== Goal of the exercise ==
Every line from the line containing "Find all pure-strategy" to the end of the data must appear in the answer exactly as it appears there, and nothing else.

Stored data
== Segment start ==
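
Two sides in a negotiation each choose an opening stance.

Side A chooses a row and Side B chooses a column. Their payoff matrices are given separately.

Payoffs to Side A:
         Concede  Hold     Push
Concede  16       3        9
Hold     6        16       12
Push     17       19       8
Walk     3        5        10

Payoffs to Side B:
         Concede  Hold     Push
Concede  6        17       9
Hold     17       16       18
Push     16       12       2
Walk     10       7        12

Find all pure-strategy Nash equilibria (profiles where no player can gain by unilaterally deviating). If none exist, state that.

(Hold, Push) and (Push, Concede)

Side A against Concede: payoffs 16, 6, 17, 3 → best response Push.
Side A against Hold: payoffs 3, 16, 19, 5 → best response Push.
Side A against Push: payoffs 9, 12, 8, 10 → best response Hold.
Side B against Concede: payoffs 6, 17, 9 → best response Hold.
Side B against Hold: payoffs 17, 16, 18 → best response Push.
Side B against Push: payoffs 16, 12, 2 → best response Concede.
Side B against Walk: payoffs 10, 7, 12 → best response Push.
Mutual best responses: (Hold, Push); (Push, Concede).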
== Segment end ==
== The completed task ==
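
Find all pure-strategy Nash equilibria (profiles where no player can gain by unilaterally deviating). If none exist, state that.

(Hold, Push) and (Push, Concede)

Side A against Concede: payoffs 16, 6, 17, 3 → best response Push.
Side A against Hold: payoffs 3, 16, 19, 5 → best response Push.
Side A against Push: payoffs 9, 12, 8, 10 → best response Hold.
Side B against Concede: payoffs 6, 17, 9 → best response Hold.
Side B against Hold: payoffs 17, 16, 18 → best response Push.
Side B against Push: payoffs 16, 12, 2 → best response Concede.
Side B against Walk: payoffs 10, 7, 12 → best response Push.
Mutual best responses: (Hold, Push); (Push, Concede).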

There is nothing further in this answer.